--- Entries provided Enclosed Below ---
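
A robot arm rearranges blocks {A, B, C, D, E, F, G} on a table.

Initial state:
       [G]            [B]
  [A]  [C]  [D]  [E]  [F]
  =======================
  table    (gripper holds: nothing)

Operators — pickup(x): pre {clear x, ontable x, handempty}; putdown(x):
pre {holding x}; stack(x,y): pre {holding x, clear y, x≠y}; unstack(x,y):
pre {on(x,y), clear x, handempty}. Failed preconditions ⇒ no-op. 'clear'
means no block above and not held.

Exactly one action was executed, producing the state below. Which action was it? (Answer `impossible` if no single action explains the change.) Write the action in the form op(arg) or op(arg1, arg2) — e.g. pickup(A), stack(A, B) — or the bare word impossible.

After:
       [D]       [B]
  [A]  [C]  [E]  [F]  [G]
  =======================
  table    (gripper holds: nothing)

target: towers=[A; C/D; E; F/B; G] holding=-
     unstack(B, F) → towers=[A; C/G; D; E; F] holding=B
     unstack(G, C) → towers=[A; C; D; E; F/B] holding=G
         pickup(D) → towers=[A; C/G; E; F/B] holding=D
         pickup(A) → towers=[C/G; D; E; F/B] holding=A
         pickup(E) → towers=[A; C/G; D; F/B] holding=E
none of the 5 applicable actions match → impossible

impossible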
--- End of Enclosed Entries provided ---
Work request: Every entry should be given again exactly as written.

Response:
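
A robot arm rearranges blocks {A, B, C, D, E, F, G} on a table.

Initial state:
       [G]            [B]
  [A]  [C]  [D]  [E]  [F]
  =======================
  table    (gripper holds: nothing)

Operators — pickup(x): pre {clear x, ontable x, handempty}; putdown(x):
pre {holding x}; stack(x,y): pre {holding x, clear y, x≠y}; unstack(x,y):
pre {on(x,y), clear x, handempty}. Failed preconditions ⇒ no-op. 'clear'
means no block above and not held.

Exactly one action was executed, producing the state below. Which action was it? (Answer `impossible` if no single action explains the change.) Write the action in the form op(arg) or op(arg1, arg2) — e.g. pickup(A), stack(A, B) — or the bare word impossible.

After:
       [D]       [B]
  [A]  [C]  [E]  [F]  [G]
  =======================
  table    (gripper holds: nothing)

target: towers=[A; C/D; E; F/B; G] holding=-
     unstack(B, F) → towers=[A; C/G; D; E; F] holding=B
     unstack(G, C) → towers=[A; C; D; E; F/B] holding=G
         pickup(D) → towers=[A; C/G; E; F/B] holding=D
         pickup(A) → towers=[C/G; D; E; F/B] holding=A
         pickup(E) → towers=[A; C/G; D; F/B] holding=E
none of the 5 applicable actions match → impossible

impossible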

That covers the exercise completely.